■ **Work item**
The entries below must be transcribed exactly. Leave nothing out.

*** Available records ***

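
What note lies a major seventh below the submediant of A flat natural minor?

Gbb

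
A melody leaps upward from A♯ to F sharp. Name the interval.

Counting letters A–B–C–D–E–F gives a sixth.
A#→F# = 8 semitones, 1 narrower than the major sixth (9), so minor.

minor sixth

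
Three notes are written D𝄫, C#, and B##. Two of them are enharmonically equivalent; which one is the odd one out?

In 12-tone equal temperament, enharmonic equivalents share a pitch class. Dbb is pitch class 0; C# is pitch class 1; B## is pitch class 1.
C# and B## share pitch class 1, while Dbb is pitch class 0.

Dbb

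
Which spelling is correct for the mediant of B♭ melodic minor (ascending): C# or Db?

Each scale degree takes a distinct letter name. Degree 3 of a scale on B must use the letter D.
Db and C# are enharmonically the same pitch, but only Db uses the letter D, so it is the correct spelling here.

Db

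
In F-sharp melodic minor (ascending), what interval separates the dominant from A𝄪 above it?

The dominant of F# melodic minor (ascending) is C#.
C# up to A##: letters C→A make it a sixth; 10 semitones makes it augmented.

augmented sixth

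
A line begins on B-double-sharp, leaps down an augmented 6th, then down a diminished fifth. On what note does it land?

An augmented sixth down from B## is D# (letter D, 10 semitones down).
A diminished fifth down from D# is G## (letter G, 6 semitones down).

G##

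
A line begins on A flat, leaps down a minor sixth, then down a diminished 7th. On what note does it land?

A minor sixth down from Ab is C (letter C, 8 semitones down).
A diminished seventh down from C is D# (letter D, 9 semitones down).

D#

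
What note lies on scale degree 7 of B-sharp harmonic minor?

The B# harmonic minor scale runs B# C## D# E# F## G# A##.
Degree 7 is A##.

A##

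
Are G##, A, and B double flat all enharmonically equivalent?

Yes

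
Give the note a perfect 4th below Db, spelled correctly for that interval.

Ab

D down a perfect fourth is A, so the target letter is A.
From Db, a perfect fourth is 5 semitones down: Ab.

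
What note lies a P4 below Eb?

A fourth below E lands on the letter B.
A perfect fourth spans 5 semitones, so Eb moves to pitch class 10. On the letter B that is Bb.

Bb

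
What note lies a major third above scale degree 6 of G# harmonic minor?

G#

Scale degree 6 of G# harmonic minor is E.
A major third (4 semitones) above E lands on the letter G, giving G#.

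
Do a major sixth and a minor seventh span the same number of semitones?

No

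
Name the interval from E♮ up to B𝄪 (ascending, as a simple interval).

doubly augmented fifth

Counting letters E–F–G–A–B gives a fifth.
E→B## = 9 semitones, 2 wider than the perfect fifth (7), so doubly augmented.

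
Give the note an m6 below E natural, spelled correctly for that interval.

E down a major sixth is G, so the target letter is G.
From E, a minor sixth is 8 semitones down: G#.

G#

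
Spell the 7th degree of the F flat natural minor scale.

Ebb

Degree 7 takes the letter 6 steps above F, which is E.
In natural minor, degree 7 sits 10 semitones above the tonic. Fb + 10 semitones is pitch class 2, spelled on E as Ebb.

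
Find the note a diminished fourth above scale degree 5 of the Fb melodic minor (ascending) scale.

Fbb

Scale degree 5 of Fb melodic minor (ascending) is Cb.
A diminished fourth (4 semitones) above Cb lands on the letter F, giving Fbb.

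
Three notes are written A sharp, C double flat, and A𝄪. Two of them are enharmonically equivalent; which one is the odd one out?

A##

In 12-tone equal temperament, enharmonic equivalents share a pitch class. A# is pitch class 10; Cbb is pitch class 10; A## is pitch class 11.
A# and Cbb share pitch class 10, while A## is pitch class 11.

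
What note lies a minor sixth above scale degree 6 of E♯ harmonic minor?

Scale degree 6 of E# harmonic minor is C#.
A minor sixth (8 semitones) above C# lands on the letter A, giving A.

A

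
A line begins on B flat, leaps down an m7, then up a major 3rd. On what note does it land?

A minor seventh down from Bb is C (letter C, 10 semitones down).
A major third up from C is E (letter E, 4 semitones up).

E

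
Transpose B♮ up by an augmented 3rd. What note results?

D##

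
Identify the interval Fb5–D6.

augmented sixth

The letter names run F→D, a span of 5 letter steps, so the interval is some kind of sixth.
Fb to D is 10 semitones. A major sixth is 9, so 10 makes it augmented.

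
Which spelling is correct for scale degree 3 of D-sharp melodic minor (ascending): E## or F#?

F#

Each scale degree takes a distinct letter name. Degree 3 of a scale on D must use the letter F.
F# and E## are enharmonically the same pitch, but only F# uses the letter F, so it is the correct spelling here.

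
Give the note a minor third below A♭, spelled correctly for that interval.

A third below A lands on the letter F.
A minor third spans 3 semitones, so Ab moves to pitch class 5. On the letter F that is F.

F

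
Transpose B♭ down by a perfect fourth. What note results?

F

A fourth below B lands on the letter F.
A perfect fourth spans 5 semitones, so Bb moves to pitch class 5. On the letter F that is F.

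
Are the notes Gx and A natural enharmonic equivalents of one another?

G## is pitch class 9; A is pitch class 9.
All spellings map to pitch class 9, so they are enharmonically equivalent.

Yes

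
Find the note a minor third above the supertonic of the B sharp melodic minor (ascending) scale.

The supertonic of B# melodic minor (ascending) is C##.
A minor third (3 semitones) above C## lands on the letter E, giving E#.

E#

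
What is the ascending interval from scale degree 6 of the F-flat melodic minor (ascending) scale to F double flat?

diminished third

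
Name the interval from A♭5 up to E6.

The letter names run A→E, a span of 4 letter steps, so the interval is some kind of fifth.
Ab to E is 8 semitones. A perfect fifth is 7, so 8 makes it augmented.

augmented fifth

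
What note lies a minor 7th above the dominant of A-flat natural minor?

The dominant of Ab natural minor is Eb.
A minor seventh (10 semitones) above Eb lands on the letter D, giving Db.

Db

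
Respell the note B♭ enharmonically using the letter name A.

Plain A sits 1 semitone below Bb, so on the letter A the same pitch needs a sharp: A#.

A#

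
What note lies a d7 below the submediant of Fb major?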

*** End of Available records ***

■ **Result of this task**
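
What note lies a major seventh below the submediant of A flat natural minor?

Gbb

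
A melody leaps upward from A♯ to F sharp. Name the interval.

Counting letters A–B–C–D–E–F gives a sixth.
A#→F# = 8 semitones, 1 narrower than the major sixth (9), so minor.

minor sixth

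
Three notes are written D𝄫, C#, and B##. Two of them are enharmonically equivalent; which one is the odd one out?

In 12-tone equal temperament, enharmonic equivalents share a pitch class. Dbb is pitch class 0; C# is pitch class 1; B## is pitch class 1.
C# and B## share pitch class 1, while Dbb is pitch class 0.

Dbb

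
Which spelling is correct for the mediant of B♭ melodic minor (ascending): C# or Db?

Each scale degree takes a distinct letter name. Degree 3 of a scale on B must use the letter D.
Db and C# are enharmonically the same pitch, but only Db uses the letter D, so it is the correct spelling here.

Db

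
In F-sharp melodic minor (ascending), what interval separates the dominant from A𝄪 above it?

The dominant of F# melodic minor (ascending) is C#.
C# up to A##: letters C→A make it a sixth; 10 semitones makes it augmented.

augmented sixth

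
A line begins on B-double-sharp, leaps down an augmented 6th, then down a diminished fifth. On what note does it land?

An augmented sixth down from B## is D# (letter D, 10 semitones down).
A diminished fifth down from D# is G## (letter G, 6 semitones down).

G##

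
A line begins on A flat, leaps down a minor sixth, then down a diminished 7th. On what note does it land?

A minor sixth down from Ab is C (letter C, 8 semitones down).
A diminished seventh down from C is D# (letter D, 9 semitones down).

D#

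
What note lies on scale degree 7 of B-sharp harmonic minor?

The B# harmonic minor scale runs B# C## D# E# F## G# A##.
Degree 7 is A##.

A##

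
Are G##, A, and B double flat all enharmonically equivalent?

Yes

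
Give the note a perfect 4th below Db, spelled correctly for that interval.

Ab

D down a perfect fourth is A, so the target letter is A.
From Db, a perfect fourth is 5 semitones down: Ab.

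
What note lies a P4 below Eb?

A fourth below E lands on the letter B.
A perfect fourth spans 5 semitones, so Eb moves to pitch class 10. On the letter B that is Bb.

Bb

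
What note lies a major third above scale degree 6 of G# harmonic minor?

G#

Scale degree 6 of G# harmonic minor is E.
A major third (4 semitones) above E lands on the letter G, giving G#.

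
Do a major sixth and a minor seventh span the same number of semitones?

No

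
Name the interval from E♮ up to B𝄪 (ascending, as a simple interval).

doubly augmented fifth

Counting letters E–F–G–A–B gives a fifth.
E→B## = 9 semitones, 2 wider than the perfect fifth (7), so doubly augmented.

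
Give the note an m6 below E natural, spelled correctly for that interval.

E down a major sixth is G, so the target letter is G.
From E, a minor sixth is 8 semitones down: G#.

G#

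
Spell the 7th degree of the F flat natural minor scale.

Ebb

Degree 7 takes the letter 6 steps above F, which is E.
In natural minor, degree 7 sits 10 semitones above the tonic. Fb + 10 semitones is pitch class 2, spelled on E as Ebb.

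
Find the note a diminished fourth above scale degree 5 of the Fb melodic minor (ascending) scale.

Fbb

Scale degree 5 of Fb melodic minor (ascending) is Cb.
A diminished fourth (4 semitones) above Cb lands on the letter F, giving Fbb.

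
Three notes are written A sharp, C double flat, and A𝄪. Two of them are enharmonically equivalent; which one is the odd one out?

A##

In 12-tone equal temperament, enharmonic equivalents share a pitch class. A# is pitch class 10; Cbb is pitch class 10; A## is pitch class 11.
A# and Cbb share pitch class 10, while A## is pitch class 11.

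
What note lies a minor sixth above scale degree 6 of E♯ harmonic minor?

Scale degree 6 of E# harmonic minor is C#.
A minor sixth (8 semitones) above C# lands on the letter A, giving A.

A

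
A line begins on B flat, leaps down an m7, then up a major 3rd. On what note does it land?

A minor seventh down from Bb is C (letter C, 10 semitones down).
A major third up from C is E (letter E, 4 semitones up).

E

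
Transpose B♮ up by an augmented 3rd. What note results?

D##

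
Identify the interval Fb5–D6.

augmented sixth

The letter names run F→D, a span of 5 letter steps, so the interval is some kind of sixth.
Fb to D is 10 semitones. A major sixth is 9, so 10 makes it augmented.

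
Which spelling is correct for scale degree 3 of D-sharp melodic minor (ascending): E## or F#?

F#

Each scale degree takes a distinct letter name. Degree 3 of a scale on D must use the letter F.
F# and E## are enharmonically the same pitch, but only F# uses the letter F, so it is the correct spelling here.

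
Give the note a minor third below A♭, spelled correctly for that interval.

A third below A lands on the letter F.
A minor third spans 3 semitones, so Ab moves to pitch class 5. On the letter F that is F.

F

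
Transpose B♭ down by a perfect fourth. What note results?

F

A fourth below B lands on the letter F.
A perfect fourth spans 5 semitones, so Bb moves to pitch class 5. On the letter F that is F.

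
Are the notes Gx and A natural enharmonic equivalents of one another?

G## is pitch class 9; A is pitch class 9.
All spellings map to pitch class 9, so they are enharmonically equivalent.

Yes

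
Find the note a minor third above the supertonic of the B sharp melodic minor (ascending) scale.

The supertonic of B# melodic minor (ascending) is C##.
A minor third (3 semitones) above C## lands on the letter E, giving E#.

E#

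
What is the ascending interval from scale degree 6 of the F-flat melodic minor (ascending) scale to F double flat?

diminished third

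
Name the interval from A♭5 up to E6.

The letter names run A→E, a span of 4 letter steps, so the interval is some kind of fifth.
Ab to E is 8 semitones. A perfect fifth is 7, so 8 makes it augmented.

augmented fifth

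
What note lies a minor 7th above the dominant of A-flat natural minor?

The dominant of Ab natural minor is Eb.
A minor seventh (10 semitones) above Eb lands on the letter D, giving Db.

Db

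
Respell the note B♭ enharmonically using the letter name A.

Plain A sits 1 semitone below Bb, so on the letter A the same pitch needs a sharp: A#.

A#

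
What note lies a d7 below the submediant of Fb major?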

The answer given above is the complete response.